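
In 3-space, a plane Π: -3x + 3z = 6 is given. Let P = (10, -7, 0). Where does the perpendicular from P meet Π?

(4, -7, 6)

Foot = P − λn with λ = (n·P − d)/|n|² = (-30 − 6)/18 = -2.
Foot = (10, -7, 0) − (-2)·(-3, 0, 3) = (4, -7, 6).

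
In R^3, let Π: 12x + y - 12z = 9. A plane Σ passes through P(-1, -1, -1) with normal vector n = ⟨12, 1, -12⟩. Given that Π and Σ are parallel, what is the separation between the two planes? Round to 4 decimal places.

Σ: n·r = n·P gives 12x + y - 12z = -1.
Same normal n = (12, 1, -12) with |n| = √289; distance = |9 − (-1)| / |n| = 10/√289 ≈ 0.5882.

0.5882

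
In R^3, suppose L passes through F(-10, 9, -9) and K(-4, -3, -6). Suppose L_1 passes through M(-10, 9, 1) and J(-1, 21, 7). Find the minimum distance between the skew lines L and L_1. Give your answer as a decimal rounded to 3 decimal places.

A direction vector for L is K − F = (6, -12, 3).
A direction vector for L_1 is J − M = (9, 12, 6).
Common perpendicular direction n = (6, -12, 3) × (9, 12, 6) = (-108, -9, 180).
With w = (-10, 9, 1) − (-10, 9, -9) = (0, 0, 10), w · n = 1800.
Distance = |w · n| / |n| = |1800| / √44145 ≈ 8.567.

8.567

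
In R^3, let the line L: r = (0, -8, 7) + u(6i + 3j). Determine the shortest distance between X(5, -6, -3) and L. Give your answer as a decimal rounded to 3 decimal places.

10.010

Taking (0, -8, 7) on L with direction v = (6, 3, 0): w = X − (0, -8, 7) = (5, 2, -10), and w × v = (30, -60, 3).
Distance = |w × v| / |v| = √4509 / √45 ≈ 10.010.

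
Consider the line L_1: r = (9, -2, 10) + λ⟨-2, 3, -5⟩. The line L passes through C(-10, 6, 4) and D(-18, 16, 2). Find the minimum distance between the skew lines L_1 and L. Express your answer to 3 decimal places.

A direction vector for L is D − C = (-8, 10, -2).
Common perpendicular direction n = (-2, 3, -5) × (-8, 10, -2) = (44, 36, 4).
With w = (-10, 6, 4) − (9, -2, 10) = (-19, 8, -6), w · n = -572.
Distance = |w · n| / |n| = |-572| / √3248 ≈ 10.037.

10.037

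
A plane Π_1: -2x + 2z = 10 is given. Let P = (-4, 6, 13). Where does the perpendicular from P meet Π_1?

(2, 6, 7)

Foot = P − λn with λ = (n·P − d)/|n|² = (34 − 10)/8 = 3.
Foot = (-4, 6, 13) − 3·(-2, 0, 2) = (2, 6, 7).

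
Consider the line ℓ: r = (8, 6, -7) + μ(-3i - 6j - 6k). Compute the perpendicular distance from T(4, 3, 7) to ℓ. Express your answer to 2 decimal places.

13.60

Taking (8, 6, -7) on ℓ with direction v = (-3, -6, -6): w = T − (8, 6, -7) = (-4, -3, 14), and w × v = (102, -66, 15).
Distance = |w × v| / |v| = √14985 / √81 ≈ 13.60.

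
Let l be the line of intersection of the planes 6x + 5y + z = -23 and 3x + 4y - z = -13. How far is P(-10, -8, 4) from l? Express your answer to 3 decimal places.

Direction of l: (6, 5, 1) × (3, 4, -1) = (-9, 9, 9).
A point on l: solving the two plane equations with x = 6 gives (6, -10, -9).
Taking (6, -10, -9) on l with direction v = (-9, 9, 9): w = P − (6, -10, -9) = (-16, 2, 13), and w × v = (-99, 27, -126).
Distance = |w × v| / |v| = √26406 / √243 ≈ 10.424.

10.424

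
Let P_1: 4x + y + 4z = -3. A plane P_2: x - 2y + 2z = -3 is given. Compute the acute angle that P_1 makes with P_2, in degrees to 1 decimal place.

54.5

cos θ = |n₁·n₂| / (|n₁||n₂|) = |10| / (√33 · √9).
θ = arccos(0.58026) ≈ 54.5°.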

##############################

> [Action item]: Reproduce every entry above so that each one matches its source exactly.

> [Problem solution]:
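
In 3-space, a plane Π: -3x + 3z = 6 is given. Let P = (10, -7, 0). Where does the perpendicular from P meet Π?

(4, -7, 6)

Foot = P − λn with λ = (n·P − d)/|n|² = (-30 − 6)/18 = -2.
Foot = (10, -7, 0) − (-2)·(-3, 0, 3) = (4, -7, 6).

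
In R^3, let Π: 12x + y - 12z = 9. A plane Σ passes through P(-1, -1, -1) with normal vector n = ⟨12, 1, -12⟩. Given that Π and Σ are parallel, what is the separation between the two planes? Round to 4 decimal places.

Σ: n·r = n·P gives 12x + y - 12z = -1.
Same normal n = (12, 1, -12) with |n| = √289; distance = |9 − (-1)| / |n| = 10/√289 ≈ 0.5882.

0.5882

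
In R^3, suppose L passes through F(-10, 9, -9) and K(-4, -3, -6). Suppose L_1 passes through M(-10, 9, 1) and J(-1, 21, 7). Find the minimum distance between the skew lines L and L_1. Give your answer as a decimal rounded to 3 decimal places.

A direction vector for L is K − F = (6, -12, 3).
A direction vector for L_1 is J − M = (9, 12, 6).
Common perpendicular direction n = (6, -12, 3) × (9, 12, 6) = (-108, -9, 180).
With w = (-10, 9, 1) − (-10, 9, -9) = (0, 0, 10), w · n = 1800.
Distance = |w · n| / |n| = |1800| / √44145 ≈ 8.567.

8.567

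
In R^3, let the line L: r = (0, -8, 7) + u(6i + 3j). Determine the shortest distance between X(5, -6, -3) and L. Give your answer as a decimal rounded to 3 decimal places.

10.010

Taking (0, -8, 7) on L with direction v = (6, 3, 0): w = X − (0, -8, 7) = (5, 2, -10), and w × v = (30, -60, 3).
Distance = |w × v| / |v| = √4509 / √45 ≈ 10.010.

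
Consider the line L_1: r = (9, -2, 10) + λ⟨-2, 3, -5⟩. The line L passes through C(-10, 6, 4) and D(-18, 16, 2). Find the minimum distance between the skew lines L_1 and L. Express your answer to 3 decimal places.

A direction vector for L is D − C = (-8, 10, -2).
Common perpendicular direction n = (-2, 3, -5) × (-8, 10, -2) = (44, 36, 4).
With w = (-10, 6, 4) − (9, -2, 10) = (-19, 8, -6), w · n = -572.
Distance = |w · n| / |n| = |-572| / √3248 ≈ 10.037.

10.037

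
A plane Π_1: -2x + 2z = 10 is given. Let P = (-4, 6, 13). Where does the perpendicular from P meet Π_1?

(2, 6, 7)

Foot = P − λn with λ = (n·P − d)/|n|² = (34 − 10)/8 = 3.
Foot = (-4, 6, 13) − 3·(-2, 0, 2) = (2, 6, 7).

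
Consider the line ℓ: r = (8, 6, -7) + μ(-3i - 6j - 6k). Compute the perpendicular distance from T(4, 3, 7) to ℓ. Express your answer to 2 decimal places.

13.60

Taking (8, 6, -7) on ℓ with direction v = (-3, -6, -6): w = T − (8, 6, -7) = (-4, -3, 14), and w × v = (102, -66, 15).
Distance = |w × v| / |v| = √14985 / √81 ≈ 13.60.

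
Let l be the line of intersection of the planes 6x + 5y + z = -23 and 3x + 4y - z = -13. How far is P(-10, -8, 4) from l? Express your answer to 3 decimal places.

Direction of l: (6, 5, 1) × (3, 4, -1) = (-9, 9, 9).
A point on l: solving the two plane equations with x = 6 gives (6, -10, -9).
Taking (6, -10, -9) on l with direction v = (-9, 9, 9): w = P − (6, -10, -9) = (-16, 2, 13), and w × v = (-99, 27, -126).
Distance = |w × v| / |v| = √26406 / √243 ≈ 10.424.

10.424

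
Let P_1: 4x + y + 4z = -3. A plane P_2: x - 2y + 2z = -3 is given. Compute the acute angle that P_1 makes with P_2, in degrees to 1 decimal place.

54.5

cos θ = |n₁·n₂| / (|n₁||n₂|) = |10| / (√33 · √9).
θ = arccos(0.58026) ≈ 54.5°.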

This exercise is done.